* **THE DATA**
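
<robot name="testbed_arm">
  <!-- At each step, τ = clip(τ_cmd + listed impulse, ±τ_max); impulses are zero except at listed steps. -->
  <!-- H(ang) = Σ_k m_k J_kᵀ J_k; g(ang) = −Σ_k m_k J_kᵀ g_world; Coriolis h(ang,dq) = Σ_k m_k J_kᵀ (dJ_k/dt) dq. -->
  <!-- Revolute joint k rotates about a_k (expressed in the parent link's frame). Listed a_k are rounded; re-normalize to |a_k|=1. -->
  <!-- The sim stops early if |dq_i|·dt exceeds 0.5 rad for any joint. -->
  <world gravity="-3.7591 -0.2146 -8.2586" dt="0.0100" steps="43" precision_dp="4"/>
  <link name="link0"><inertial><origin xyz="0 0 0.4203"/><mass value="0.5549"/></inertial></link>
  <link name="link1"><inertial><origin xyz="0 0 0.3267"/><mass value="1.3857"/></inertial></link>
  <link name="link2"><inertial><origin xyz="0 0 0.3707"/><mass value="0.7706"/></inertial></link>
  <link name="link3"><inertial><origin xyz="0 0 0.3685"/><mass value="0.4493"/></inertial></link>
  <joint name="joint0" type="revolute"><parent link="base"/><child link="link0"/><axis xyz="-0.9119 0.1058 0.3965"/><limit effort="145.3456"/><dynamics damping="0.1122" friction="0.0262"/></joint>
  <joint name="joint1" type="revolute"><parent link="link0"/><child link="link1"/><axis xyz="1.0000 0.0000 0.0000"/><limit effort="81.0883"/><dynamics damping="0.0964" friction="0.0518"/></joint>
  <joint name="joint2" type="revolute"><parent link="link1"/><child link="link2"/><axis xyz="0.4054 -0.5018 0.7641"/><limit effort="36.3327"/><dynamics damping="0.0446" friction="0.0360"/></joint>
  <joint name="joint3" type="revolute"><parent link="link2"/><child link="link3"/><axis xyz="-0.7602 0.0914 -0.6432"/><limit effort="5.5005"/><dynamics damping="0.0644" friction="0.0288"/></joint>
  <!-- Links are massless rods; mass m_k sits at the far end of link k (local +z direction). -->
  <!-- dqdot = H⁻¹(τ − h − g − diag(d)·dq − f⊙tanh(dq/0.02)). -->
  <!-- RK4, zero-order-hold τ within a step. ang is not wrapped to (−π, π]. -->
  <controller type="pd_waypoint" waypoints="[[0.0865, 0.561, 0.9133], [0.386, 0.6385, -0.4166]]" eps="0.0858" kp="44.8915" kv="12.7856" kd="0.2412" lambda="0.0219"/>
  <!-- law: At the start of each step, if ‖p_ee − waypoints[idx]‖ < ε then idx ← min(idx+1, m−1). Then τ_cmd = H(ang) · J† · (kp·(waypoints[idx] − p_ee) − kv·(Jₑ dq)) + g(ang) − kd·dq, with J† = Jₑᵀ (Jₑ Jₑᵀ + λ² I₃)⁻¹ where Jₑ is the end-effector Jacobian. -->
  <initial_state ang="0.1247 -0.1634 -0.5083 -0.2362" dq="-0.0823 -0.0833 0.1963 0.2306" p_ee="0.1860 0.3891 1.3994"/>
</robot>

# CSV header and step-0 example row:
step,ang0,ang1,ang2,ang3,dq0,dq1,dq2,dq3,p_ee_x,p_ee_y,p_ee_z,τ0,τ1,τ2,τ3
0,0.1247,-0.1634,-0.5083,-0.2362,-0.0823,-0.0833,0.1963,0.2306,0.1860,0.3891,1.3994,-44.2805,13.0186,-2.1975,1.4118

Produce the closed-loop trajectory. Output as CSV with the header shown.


step,ang0,ang1,ang2,ang3,dq0,dq1,dq2,dq3,p_ee_x,p_ee_y,p_ee_z,τ0,τ1,τ2,τ3
1,0.1158,-0.1761,-0.5080,-0.2364,-1.6849,-2.4399,-0.1148,-0.2314,0.1853,0.3896,1.3986,-38.4149,12.2883,-1.8281,1.3188
2,0.0928,-0.2093,-0.5095,-0.2386,-2.8955,-4.1640,-0.1596,-0.1768,0.1843,0.3907,1.3958,-31.2338,10.7927,-1.5047,1.1040
3,0.0597,-0.2567,-0.5103,-0.2386,-3.7277,-5.3018,0.0414,0.2019,0.1834,0.3925,1.3913,-23.5300,8.7830,-1.2482,0.8377
4,0.0198,-0.3130,-0.5082,-0.2341,-4.2296,-5.9433,0.3984,0.7228,0.1824,0.3946,1.3851,-16.2191,6.6451,-1.0472,0.5702
5,-0.0237,-0.3738,-0.5021,-0.2242,-4.4731,-6.2087,0.8194,1.2595,0.1815,0.3968,1.3774,-9.9431,4.7267,-0.8877,0.3270
6,-0.0687,-0.4360,-0.4919,-0.2093,-4.5351,-6.2227,1.2244,1.7109,0.1808,0.3989,1.3685,-4.8106,3.1438,-0.7570,0.1284
7,-0.1138,-0.4975,-0.4779,-0.1906,-4.4779,-6.0831,1.5687,2.0346,0.1802,0.4008,1.3586,-0.7284,1.9092,-0.6483,-0.0216
8,-0.1579,-0.5571,-0.4609,-0.1692,-4.3465,-5.8584,1.8356,2.2269,0.1797,0.4023,1.3480,2.4521,0.9926,-0.5576,-0.1278
9,-0.2005,-0.6144,-0.4415,-0.1465,-4.1718,-5.5924,2.0259,2.3046,0.1793,0.4035,1.3369,4.8765,0.3514,-0.4822,-0.1990
10,-0.2412,-0.6688,-0.4206,-0.1235,-3.9738,-5.3123,2.1491,2.2918,0.1789,0.4045,1.3255,6.6723,-0.0567,-0.4192,-0.2445
11,-0.2798,-0.7205,-0.3988,-0.1009,-3.7658,-5.0341,2.2176,2.2130,0.1786,0.4052,1.3139,7.9485,-0.2703,-0.3659,-0.2723
12,-0.3164,-0.7695,-0.3764,-0.0794,-3.5560,-4.7665,2.2438,2.0897,0.1783,0.4057,1.3024,8.7983,-0.3229,-0.3198,-0.2892
13,-0.3509,-0.8158,-0.3540,-0.0592,-3.3496,-4.5140,2.2389,1.9396,0.1780,0.4062,1.2908,9.3018,-0.2440,-0.2787,-0.3001
14,-0.3834,-0.8598,-0.3317,-0.0406,-3.1499,-4.2784,2.2119,1.7758,0.1777,0.4067,1.2794,9.5277,-0.0589,-0.2407,-0.3085
15,-0.4139,-0.9014,-0.3098,-0.0237,-2.9587,-4.0599,2.1700,1.6080,0.1773,0.4072,1.2681,9.5344,0.2104,-0.2042,-0.3167
16,-0.4426,-0.9410,-0.2884,-0.0084,-2.7769,-3.8578,2.1184,1.4430,0.1769,0.4078,1.2571,9.3710,0.5450,-0.1683,-0.3264
17,-0.4695,-0.9786,-0.2675,0.0052,-2.6047,-3.6711,2.0612,1.2851,0.1765,0.4086,1.2463,9.0786,0.9287,-0.1322,-0.3382
18,-0.4947,-1.0144,-0.2472,0.0173,-2.4422,-3.4983,2.0011,1.1370,0.1761,0.4095,1.2356,8.6908,1.3479,-0.0953,-0.3525
19,-0.5183,-1.0486,-0.2275,0.0280,-2.2891,-3.3381,1.9401,1.0001,0.1756,0.4107,1.2252,8.2352,1.7909,-0.0575,-0.3693
20,-0.5405,-1.0812,-0.2084,0.0374,-2.1450,-3.1891,1.8794,0.8749,0.1751,0.4120,1.2151,7.7338,2.2480,-0.0186,-0.3884
21,-0.5613,-1.1124,-0.1899,0.0456,-2.0094,-3.0502,1.8199,0.7613,0.1745,0.4136,1.2051,7.2044,2.7112,0.0212,-0.4094
22,-0.5807,-1.1422,-0.1720,0.0527,-1.8819,-2.9201,1.7620,0.6589,0.1739,0.4154,1.1954,6.6608,3.1740,0.0620,-0.4322
23,-0.5989,-1.1708,-0.1546,0.0589,-1.7620,-2.7980,1.7060,0.5671,0.1733,0.4174,1.1859,6.1139,3.6311,0.1035,-0.4561
24,-0.6160,-1.1982,-0.1379,0.0641,-1.6491,-2.6829,1.6520,0.4849,0.1726,0.4196,1.1767,5.5719,4.0781,0.1454,-0.4809
25,-0.6319,-1.2245,-0.1216,0.0686,-1.5430,-2.5740,1.6001,0.4116,0.1720,0.4220,1.1676,5.0412,4.5119,0.1876,-0.5061
26,-0.6469,-1.2497,-0.1058,0.0724,-1.4431,-2.4707,1.5502,0.3464,0.1713,0.4246,1.1587,4.5263,4.9298,0.2299,-0.5315
27,-0.6608,-1.2739,-0.0906,0.0756,-1.3491,-2.3725,1.5021,0.2884,0.1705,0.4273,1.1501,4.0308,5.3300,0.2719,-0.5568
28,-0.6739,-1.2971,-0.0758,0.0782,-1.2606,-2.2788,1.4559,0.2369,0.1697,0.4301,1.1417,3.5567,5.7112,0.3135,-0.5816
29,-0.6861,-1.3195,-0.0615,0.0804,-1.1773,-2.1894,1.4114,0.1913,0.1690,0.4331,1.1334,3.1057,6.0724,0.3545,-0.6059
30,-0.6974,-1.3409,-0.0476,0.0821,-1.0989,-2.1037,1.3685,0.1508,0.1681,0.4362,1.1254,2.6785,6.4133,0.3947,-0.6294
31,-0.7080,-1.3616,-0.0341,0.0834,-1.0251,-2.0216,1.3272,0.1149,0.1673,0.4394,1.1176,2.2755,6.7336,0.4338,-0.6520
32,-0.7179,-1.3814,-0.0210,0.0844,-0.9557,-1.9427,1.2873,0.0832,0.1664,0.4426,1.1099,1.8966,7.0334,0.4719,-0.6735
33,-0.7272,-1.4004,-0.0083,0.0851,-0.8904,-1.8669,1.2488,0.0551,0.1655,0.4459,1.1025,1.5416,7.3131,0.5087,-0.6941
34,-0.7358,-1.4187,0.0040,0.0855,-0.8290,-1.7940,1.2117,0.0308,0.1646,0.4493,1.0952,1.2090,7.5738,0.5443,-0.7137
35,-0.7438,-1.4363,0.0159,0.0857,-0.7714,-1.7235,1.1764,0.0128,0.1637,0.4527,1.0882,0.8943,7.8206,0.5793,-0.7336
36,-0.7512,-1.4532,0.0275,0.0858,-0.7172,-1.6550,1.1432,0.0037,0.1627,0.4561,1.0813,0.5928,8.0585,0.6144,-0.7551
37,-0.7581,-1.4694,0.0388,0.0858,-0.6664,-1.5885,1.1115,-0.0002,0.1618,0.4595,1.0747,0.3093,8.2819,0.6486,-0.7766
38,-0.7646,-1.4850,0.0497,0.0858,-0.6188,-1.5241,1.0806,-0.0022,0.1608,0.4630,1.0682,0.0476,8.4865,0.6810,-0.7967
39,-0.7705,-1.4999,0.0604,0.0858,-0.5741,-1.4619,1.0504,-0.0036,0.1598,0.4664,1.0619,-0.1920,8.6714,0.7112,-0.8150
40,-0.7760,-1.5142,0.0707,0.0858,-0.5322,-1.4019,1.0209,-0.0046,0.1588,0.4698,1.0557,-0.4106,8.8375,0.7393,-0.8314
41,-0.7812,-1.5279,0.0808,0.0857,-0.4930,-1.3440,0.9920,-0.0055,0.1578,0.4732,1.0498,-0.6095,8.9859,0.7653,-0.8460
42,-0.7859,-1.5411,0.0906,0.0857,-0.4563,-1.2882,0.9638,-0.0062,0.1567,0.4765,1.0440,-0.7901,9.1180,0.7893,-0.8589
43,-0.7903,-1.5537,0.1001,0.0856,-0.4221,-1.2344,0.9363,-0.0068,0.1557,0.4798,1.0385,,,,


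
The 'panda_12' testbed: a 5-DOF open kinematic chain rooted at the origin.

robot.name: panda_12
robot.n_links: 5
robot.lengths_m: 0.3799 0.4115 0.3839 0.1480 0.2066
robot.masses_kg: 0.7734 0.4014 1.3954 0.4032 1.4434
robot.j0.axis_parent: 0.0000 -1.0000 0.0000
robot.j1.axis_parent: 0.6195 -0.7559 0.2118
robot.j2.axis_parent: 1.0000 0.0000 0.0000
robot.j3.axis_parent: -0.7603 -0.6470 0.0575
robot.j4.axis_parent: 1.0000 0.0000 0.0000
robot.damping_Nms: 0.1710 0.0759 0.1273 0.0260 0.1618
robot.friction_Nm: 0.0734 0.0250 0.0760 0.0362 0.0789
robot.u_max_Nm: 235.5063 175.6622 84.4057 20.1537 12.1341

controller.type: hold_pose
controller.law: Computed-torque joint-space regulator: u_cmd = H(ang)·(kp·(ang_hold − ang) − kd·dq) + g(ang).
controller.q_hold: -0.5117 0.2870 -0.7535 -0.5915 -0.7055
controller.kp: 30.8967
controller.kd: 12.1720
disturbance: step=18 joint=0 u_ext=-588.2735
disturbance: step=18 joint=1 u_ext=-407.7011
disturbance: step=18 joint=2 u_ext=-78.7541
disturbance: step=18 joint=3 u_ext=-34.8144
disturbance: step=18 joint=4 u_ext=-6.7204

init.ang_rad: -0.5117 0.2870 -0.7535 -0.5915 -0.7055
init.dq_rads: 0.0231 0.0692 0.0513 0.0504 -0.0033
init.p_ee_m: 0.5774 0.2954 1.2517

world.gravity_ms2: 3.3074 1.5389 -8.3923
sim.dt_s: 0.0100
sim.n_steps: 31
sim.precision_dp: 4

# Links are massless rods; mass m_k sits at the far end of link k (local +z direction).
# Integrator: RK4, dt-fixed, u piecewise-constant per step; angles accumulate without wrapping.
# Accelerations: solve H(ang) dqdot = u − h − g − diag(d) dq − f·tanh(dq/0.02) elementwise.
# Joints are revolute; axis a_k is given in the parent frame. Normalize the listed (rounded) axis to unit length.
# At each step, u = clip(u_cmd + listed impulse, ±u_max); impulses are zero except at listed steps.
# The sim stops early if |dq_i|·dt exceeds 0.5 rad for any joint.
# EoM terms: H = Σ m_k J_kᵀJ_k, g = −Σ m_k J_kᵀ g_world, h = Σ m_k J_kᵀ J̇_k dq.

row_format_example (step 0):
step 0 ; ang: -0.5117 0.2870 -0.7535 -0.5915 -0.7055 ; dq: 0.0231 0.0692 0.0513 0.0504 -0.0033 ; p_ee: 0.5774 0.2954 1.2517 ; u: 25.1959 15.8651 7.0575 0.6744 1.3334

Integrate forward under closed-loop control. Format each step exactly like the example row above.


step 1 ; ang: -0.5115 0.2877 -0.7531 -0.5911 -0.7055 ; dq: 0.0189 0.0648 0.0375 0.0346 -0.0013 ; p_ee: 0.5766 0.2948 1.2523 ; u: 25.6064 16.2127 7.1918 0.6827 1.3537
step 2 ; ang: -0.5113 0.2883 -0.7528 -0.5908 -0.7054 ; dq: 0.0154 0.0601 0.0264 0.0209 -0.0013 ; p_ee: 0.5760 0.2943 1.2529 ; u: 25.9787 16.5286 7.3134 0.6899 1.3724
step 3 ; ang: -0.5112 0.2889 -0.7525 -0.5906 -0.7054 ; dq: 0.0126 0.0551 0.0179 0.0107 -0.0016 ; p_ee: 0.5754 0.2938 1.2533 ; u: 26.3161 16.8157 7.4229 0.6955 1.3892
step 4 ; ang: -0.5111 0.2894 -0.7524 -0.5905 -0.7054 ; dq: 0.0103 0.0496 0.0121 0.0042 -0.0023 ; p_ee: 0.5749 0.2934 1.2537 ; u: 26.6218 17.0767 7.5207 0.6994 1.4045
step 5 ; ang: -0.5110 0.2899 -0.7523 -0.5905 -0.7054 ; dq: 0.0085 0.0437 0.0085 0.0006 -0.0029 ; p_ee: 0.5745 0.2931 1.2540 ; u: 26.8989 17.3139 7.6080 0.7019 1.4181
step 6 ; ang: -0.5109 0.2903 -0.7523 -0.5905 -0.7054 ; dq: 0.0072 0.0379 0.0063 -0.0012 -0.0035 ; p_ee: 0.5741 0.2928 1.2542 ; u: 27.1501 17.5295 7.6862 0.7037 1.4304
step 7 ; ang: -0.5109 0.2907 -0.7522 -0.5905 -0.7053 ; dq: 0.0061 0.0323 0.0050 -0.0021 -0.0039 ; p_ee: 0.5738 0.2925 1.2545 ; u: 27.3778 17.7255 7.7565 0.7050 1.4413
step 8 ; ang: -0.5108 0.2910 -0.7522 -0.5905 -0.7053 ; dq: 0.0051 0.0270 0.0041 -0.0024 -0.0042 ; p_ee: 0.5736 0.2923 1.2547 ; u: 27.5843 17.9036 7.8198 0.7061 1.4511
step 9 ; ang: -0.5108 0.2912 -0.7522 -0.5905 -0.7053 ; dq: 0.0044 0.0222 0.0035 -0.0026 -0.0044 ; p_ee: 0.5733 0.2921 1.2548 ; u: 27.7715 18.0653 7.8769 0.7071 1.4599
step 10 ; ang: -0.5107 0.2914 -0.7521 -0.5905 -0.7053 ; dq: 0.0037 0.0178 0.0031 -0.0026 -0.0045 ; p_ee: 0.5732 0.2920 1.2549 ; u: 27.9412 18.2121 7.9285 0.7079 1.4678
step 11 ; ang: -0.5107 0.2916 -0.7521 -0.5905 -0.7053 ; dq: 0.0031 0.0139 0.0027 -0.0026 -0.0046 ; p_ee: 0.5730 0.2918 1.2550 ; u: 28.0950 18.3452 7.9751 0.7087 1.4750
step 12 ; ang: -0.5107 0.2917 -0.7521 -0.5905 -0.7053 ; dq: 0.0026 0.0105 0.0024 -0.0025 -0.0047 ; p_ee: 0.5729 0.2917 1.2551 ; u: 28.2344 18.4658 8.0172 0.7094 1.4814
step 13 ; ang: -0.5107 0.2918 -0.7521 -0.5905 -0.7053 ; dq: 0.0021 0.0074 0.0021 -0.0025 -0.0047 ; p_ee: 0.5728 0.2917 1.2552 ; u: 28.3607 18.5750 8.0552 0.7101 1.4872
step 14 ; ang: -0.5106 0.2919 -0.7521 -0.5905 -0.7052 ; dq: 0.0017 0.0048 0.0018 -0.0024 -0.0048 ; p_ee: 0.5728 0.2916 1.2552 ; u: 28.4750 18.6738 8.0895 0.7107 1.4924
step 15 ; ang: -0.5106 0.2919 -0.7521 -0.5905 -0.7052 ; dq: 0.0012 0.0024 0.0014 -0.0023 -0.0048 ; p_ee: 0.5727 0.2916 1.2553 ; u: 28.5786 18.7632 8.1204 0.7113 1.4971
step 16 ; ang: -0.5106 0.2920 -0.7521 -0.5905 -0.7052 ; dq: 0.0008 0.0004 0.0012 -0.0023 -0.0049 ; p_ee: 0.5727 0.2916 1.2553 ; u: 28.6722 18.8440 8.1482 0.7119 1.5013
step 17 ; ang: -0.5106 0.2920 -0.7521 -0.5905 -0.7052 ; dq: 0.0005 -0.0013 0.0009 -0.0022 -0.0049 ; p_ee: 0.5727 0.2916 1.2553 ; u: 28.7569 18.9170 8.1732 0.7124 1.5051
step 18 ; ang: -0.5106 0.2919 -0.7521 -0.5905 -0.7052 ; dq: 0.0001 -0.0028 0.0007 -0.0021 -0.0049 ; p_ee: 0.5727 0.2916 1.2553 ; u: -235.5063 -175.6622 -70.5583 -20.1537 -5.2119
step 19 ; ang: -0.5149 0.2983 -0.7685 -0.6062 -0.6937 ; dq: -0.8438 1.2212 -3.2204 -3.1047 2.2523 ; p_ee: 0.5761 0.2917 1.2516 ; u: 61.4905 43.0081 17.9806 3.3024 2.3569
step 20 ; ang: -0.5225 0.3090 -0.7977 -0.6350 -0.6738 ; dq: -0.6737 0.9309 -2.6318 -2.6703 1.7297 ; p_ee: 0.5825 0.2920 1.2446 ; u: 58.3662 40.6348 17.1683 3.0871 2.2985
step 21 ; ang: -0.5286 0.3171 -0.8216 -0.6599 -0.6588 ; dq: -0.5395 0.7097 -2.1535 -2.3064 1.2953 ; p_ee: 0.5879 0.2922 1.2382 ; u: 55.5278 38.4907 16.3989 2.8829 2.2403
step 22 ; ang: -0.5334 0.3233 -0.8411 -0.6814 -0.6476 ; dq: -0.4324 0.5391 -1.7604 -1.9938 0.9413 ; p_ee: 0.5927 0.2924 1.2326 ; u: 52.9490 36.5535 15.6784 2.6915 2.1826
step 23 ; ang: -0.5373 0.3280 -0.8570 -0.6999 -0.6397 ; dq: -0.3458 0.4062 -1.4344 -1.7205 0.6567 ; p_ee: 0.5967 0.2926 1.2276 ; u: 50.6069 34.8035 15.0095 2.5136 2.1260
step 24 ; ang: -0.5404 0.3316 -0.8700 -0.7159 -0.6343 ; dq: -0.2750 0.3015 -1.1617 -1.4786 0.4301 ; p_ee: 0.6002 0.2928 1.2232 ; u: 48.4805 33.2230 14.3923 2.3491 2.0711
step 25 ; ang: -0.5428 0.3341 -0.8804 -0.7296 -0.6309 ; dq: -0.2167 0.2183 -0.9321 -1.2631 0.2511 ; p_ee: 0.6032 0.2930 1.2194 ; u: 46.5509 31.7960 13.8257 2.1976 2.0185
step 26 ; ang: -0.5447 0.3360 -0.8888 -0.7413 -0.6291 ; dq: -0.1681 0.1517 -0.7377 -1.0702 0.1108 ; p_ee: 0.6058 0.2932 1.2162 ; u: 44.8010 30.5082 13.3073 2.0587 1.9685
step 27 ; ang: -0.5462 0.3372 -0.8953 -0.7511 -0.6286 ; dq: -0.1280 0.0987 -0.5740 -0.8944 0.0107 ; p_ee: 0.6079 0.2935 1.2134 ; u: 43.2147 29.3464 12.8345 1.9314 1.9199
step 28 ; ang: -0.5473 0.3380 -0.9004 -0.7592 -0.6287 ; dq: -0.0973 0.0597 -0.4443 -0.7215 -0.0150 ; p_ee: 0.6097 0.2937 1.2110 ; u: 41.7778 28.2986 12.4042 1.8152 1.8662
step 29 ; ang: -0.5482 0.3385 -0.9043 -0.7656 -0.6288 ; dq: -0.0722 0.0293 -0.3365 -0.5616 -0.0118 ; p_ee: 0.6112 0.2939 1.2092 ; u: 40.4768 27.3535 12.0137 1.7093 1.8139
step 30 ; ang: -0.5488 0.3386 -0.9072 -0.7706 -0.6289 ; dq: -0.0506 0.0042 -0.2425 -0.4214 -0.0105 ; p_ee: 0.6124 0.2941 1.2077 ; u: 39.2997 26.5005 11.6597 1.6130 1.7677
step 31 ; ang: -0.5492 0.3386 -0.9092 -0.7741 -0.6290 ; dq: -0.0323 -0.0158 -0.1613 -0.2979 -0.0095 ; p_ee: 0.6134 0.2944 1.2066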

* **TASK TO COMPLETE**
Could you reproduce, exactly, every line above from the line with "robot.name: panda_12" to the line with "sim.precision_dp: 4", and no other line? Both ends count.

* **EXERCISE OUTPUT**
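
robot.name: panda_12
robot.n_links: 5
robot.lengths_m: 0.3799 0.4115 0.3839 0.1480 0.2066
robot.masses_kg: 0.7734 0.4014 1.3954 0.4032 1.4434
robot.j0.axis_parent: 0.0000 -1.0000 0.0000
robot.j1.axis_parent: 0.6195 -0.7559 0.2118
robot.j2.axis_parent: 1.0000 0.0000 0.0000
robot.j3.axis_parent: -0.7603 -0.6470 0.0575
robot.j4.axis_parent: 1.0000 0.0000 0.0000
robot.damping_Nms: 0.1710 0.0759 0.1273 0.0260 0.1618
robot.friction_Nm: 0.0734 0.0250 0.0760 0.0362 0.0789
robot.u_max_Nm: 235.5063 175.6622 84.4057 20.1537 12.1341

controller.type: hold_pose
controller.law: Computed-torque joint-space regulator: u_cmd = H(ang)·(kp·(ang_hold − ang) − kd·dq) + g(ang).
controller.q_hold: -0.5117 0.2870 -0.7535 -0.5915 -0.7055
controller.kp: 30.8967
controller.kd: 12.1720
disturbance: step=18 joint=0 u_ext=-588.2735
disturbance: step=18 joint=1 u_ext=-407.7011
disturbance: step=18 joint=2 u_ext=-78.7541
disturbance: step=18 joint=3 u_ext=-34.8144
disturbance: step=18 joint=4 u_ext=-6.7204

init.ang_rad: -0.5117 0.2870 -0.7535 -0.5915 -0.7055
init.dq_rads: 0.0231 0.0692 0.0513 0.0504 -0.0033
init.p_ee_m: 0.5774 0.2954 1.2517

world.gravity_ms2: 3.3074 1.5389 -8.3923
sim.dt_s: 0.0100
sim.n_steps: 31
sim.precision_dp: 4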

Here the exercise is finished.